REQUIRED ACTION:
From the first line to the last, write out the records below exactly as they appear.

Collected data
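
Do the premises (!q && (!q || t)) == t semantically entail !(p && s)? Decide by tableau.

Initial set: {((!q && (!q || t)) == t); !!(p && s)}.
!!(p && s): α-rule — add p, s.
((!q && (!q || t)) == t): β-rule — branch into (!q && (!q || t)), t  //  !(!q && (!q || t)), !t.
  branch 1 (add (!q && (!q || t)), t):
    (!q && (!q || t)): α-rule — add !q, (!q || t).
    (!q || t): β-rule — branch into !q  //  t.
      branch 1.1 (add !q):
        ○ open, literals {p=1, q=0, s=1, t=1}.
      branch 1.2 (add t):
        ○ open, literals {p=1, q=0, s=1, t=1}.
  branch 2 (add !(!q && (!q || t)), !t):
    !(!q && (!q || t)): β-rule — branch into !!q  //  !(!q || t).
      branch 2.1 (add !!q):
        ○ open, literals {p=1, q=1, s=1, t=0}.
      branch 2.2 (add !(!q || t)):
        !(!q || t): α-rule — add !!q, !t.
        ○ open, literals {p=1, q=1, s=1, t=0}.
0 branches closed, 4 open.
An open branch gives a countermodel: p=1, q=0, s=1, t=1 (unmentioned atoms arbitrary); the premises hold there but the conclusion fails.

No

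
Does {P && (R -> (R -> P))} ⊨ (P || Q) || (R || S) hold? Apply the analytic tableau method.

Initial set: {(P && (R -> (R -> P))); !((P || Q) || (R || S))}.
(P && (R -> (R -> P))): α-rule — add P, (R -> (R -> P)).
!((P || Q) || (R || S)): α-rule — add !(P || Q), !(R || S).
!(P || Q): α-rule — add !P, !Q.
× closes — contains both P and !P.
All 1 branch closes.
Every branch closed, so the premises entail the conclusion.

Yes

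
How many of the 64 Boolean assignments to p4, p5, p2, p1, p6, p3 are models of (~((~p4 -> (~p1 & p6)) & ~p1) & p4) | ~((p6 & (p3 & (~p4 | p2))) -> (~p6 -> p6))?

Initial set: {((~((~p4 -> (~p1 & p6)) & ~p1) & p4) | ~((p6 & (p3 & (~p4 | p2))) -> (~p6 -> p6)))}.
((~((~p4 -> (~p1 & p6)) & ~p1) & p4) | ~((p6 & (p3 & (~p4 | p2))) -> (~p6 -> p6))): β-rule — branch into (~((~p4 -> (~p1 & p6)) & ~p1) & p4)  //  ~((p6 & (p3 & (~p4 | p2))) -> (~p6 -> p6)).
  branch 1 (add (~((~p4 -> (~p1 & p6)) & ~p1) & p4)):
    (~((~p4 -> (~p1 & p6)) & ~p1) & p4): α-rule — add ~((~p4 -> (~p1 & p6)) & ~p1), p4.
    ~((~p4 -> (~p1 & p6)) & ~p1): β-rule — branch into ~(~p4 -> (~p1 & p6))  //  ~~p1.
      branch 1.1 (add ~(~p4 -> (~p1 & p6))):
        ~(~p4 -> (~p1 & p6)): α-rule — add ~p4, ~(~p1 & p6).
        × closes — contains both p4 and ~p4.
      branch 1.2 (add ~~p1):
        ○ open, literals {p1=1, p4=1}.
  branch 2 (add ~((p6 & (p3 & (~p4 | p2))) -> (~p6 -> p6))):
    ~((p6 & (p3 & (~p4 | p2))) -> (~p6 -> p6)): α-rule — add (p6 & (p3 & (~p4 | p2))), ~(~p6 -> p6).
    (p6 & (p3 & (~p4 | p2))): α-rule — add p6, (p3 & (~p4 | p2)).
    ~(~p6 -> p6): α-rule — add ~p6, ~p6.
    × closes — contains both p6 and ~p6.
2 branches closed, 1 open.
Each open branch fixes some atoms; the unmentioned ones are free. Counting distinct full assignments: branch {p1=1, p4=1} (p5, p2, p6, p3) contributes 16 new. Total: 16.

16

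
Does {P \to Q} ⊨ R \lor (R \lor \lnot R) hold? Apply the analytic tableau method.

Initial set: {(P \to Q); \lnot (R \lor (R \lor \lnot R))}.
\lnot (R \lor (R \lor \lnot R)): α-rule — add \lnot R, \lnot (R \lor \lnot R).
\lnot (R \lor \lnot R): α-rule — add \lnot R, \lnot \lnot R.
× closes — contains both R and \lnot R.
All 1 branch closes.
Every branch closed, so the premises entail the conclusion.

Yes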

REPLY TO THE EXERCISE:
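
Do the premises (!q && (!q || t)) == t semantically entail !(p && s)? Decide by tableau.

Initial set: {((!q && (!q || t)) == t); !!(p && s)}.
!!(p && s): α-rule — add p, s.
((!q && (!q || t)) == t): β-rule — branch into (!q && (!q || t)), t  //  !(!q && (!q || t)), !t.
  branch 1 (add (!q && (!q || t)), t):
    (!q && (!q || t)): α-rule — add !q, (!q || t).
    (!q || t): β-rule — branch into !q  //  t.
      branch 1.1 (add !q):
        ○ open, literals {p=1, q=0, s=1, t=1}.
      branch 1.2 (add t):
        ○ open, literals {p=1, q=0, s=1, t=1}.
  branch 2 (add !(!q && (!q || t)), !t):
    !(!q && (!q || t)): β-rule — branch into !!q  //  !(!q || t).
      branch 2.1 (add !!q):
        ○ open, literals {p=1, q=1, s=1, t=0}.
      branch 2.2 (add !(!q || t)):
        !(!q || t): α-rule — add !!q, !t.
        ○ open, literals {p=1, q=1, s=1, t=0}.
0 branches closed, 4 open.
An open branch gives a countermodel: p=1, q=0, s=1, t=1 (unmentioned atoms arbitrary); the premises hold there but the conclusion fails.

No

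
Does {P && (R -> (R -> P))} ⊨ (P || Q) || (R || S) hold? Apply the analytic tableau method.

Initial set: {(P && (R -> (R -> P))); !((P || Q) || (R || S))}.
(P && (R -> (R -> P))): α-rule — add P, (R -> (R -> P)).
!((P || Q) || (R || S)): α-rule — add !(P || Q), !(R || S).
!(P || Q): α-rule — add !P, !Q.
× closes — contains both P and !P.
All 1 branch closes.
Every branch closed, so the premises entail the conclusion.

Yes

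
How many of the 64 Boolean assignments to p4, p5, p2, p1, p6, p3 are models of (~((~p4 -> (~p1 & p6)) & ~p1) & p4) | ~((p6 & (p3 & (~p4 | p2))) -> (~p6 -> p6))?

Initial set: {((~((~p4 -> (~p1 & p6)) & ~p1) & p4) | ~((p6 & (p3 & (~p4 | p2))) -> (~p6 -> p6)))}.
((~((~p4 -> (~p1 & p6)) & ~p1) & p4) | ~((p6 & (p3 & (~p4 | p2))) -> (~p6 -> p6))): β-rule — branch into (~((~p4 -> (~p1 & p6)) & ~p1) & p4)  //  ~((p6 & (p3 & (~p4 | p2))) -> (~p6 -> p6)).
  branch 1 (add (~((~p4 -> (~p1 & p6)) & ~p1) & p4)):
    (~((~p4 -> (~p1 & p6)) & ~p1) & p4): α-rule — add ~((~p4 -> (~p1 & p6)) & ~p1), p4.
    ~((~p4 -> (~p1 & p6)) & ~p1): β-rule — branch into ~(~p4 -> (~p1 & p6))  //  ~~p1.
      branch 1.1 (add ~(~p4 -> (~p1 & p6))):
        ~(~p4 -> (~p1 & p6)): α-rule — add ~p4, ~(~p1 & p6).
        × closes — contains both p4 and ~p4.
      branch 1.2 (add ~~p1):
        ○ open, literals {p1=1, p4=1}.
  branch 2 (add ~((p6 & (p3 & (~p4 | p2))) -> (~p6 -> p6))):
    ~((p6 & (p3 & (~p4 | p2))) -> (~p6 -> p6)): α-rule — add (p6 & (p3 & (~p4 | p2))), ~(~p6 -> p6).
    (p6 & (p3 & (~p4 | p2))): α-rule — add p6, (p3 & (~p4 | p2)).
    ~(~p6 -> p6): α-rule — add ~p6, ~p6.
    × closes — contains both p6 and ~p6.
2 branches closed, 1 open.
Each open branch fixes some atoms; the unmentioned ones are free. Counting distinct full assignments: branch {p1=1, p4=1} (p5, p2, p6, p3) contributes 16 new. Total: 16.

16

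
Does {P \to Q} ⊨ R \lor (R \lor \lnot R) hold? Apply the analytic tableau method.

Initial set: {(P \to Q); \lnot (R \lor (R \lor \lnot R))}.
\lnot (R \lor (R \lor \lnot R)): α-rule — add \lnot R, \lnot (R \lor \lnot R).
\lnot (R \lor \lnot R): α-rule — add \lnot R, \lnot \lnot R.
× closes — contains both R and \lnot R.
All 1 branch closes.
Every branch closed, so the premises entail the conclusion.

Yes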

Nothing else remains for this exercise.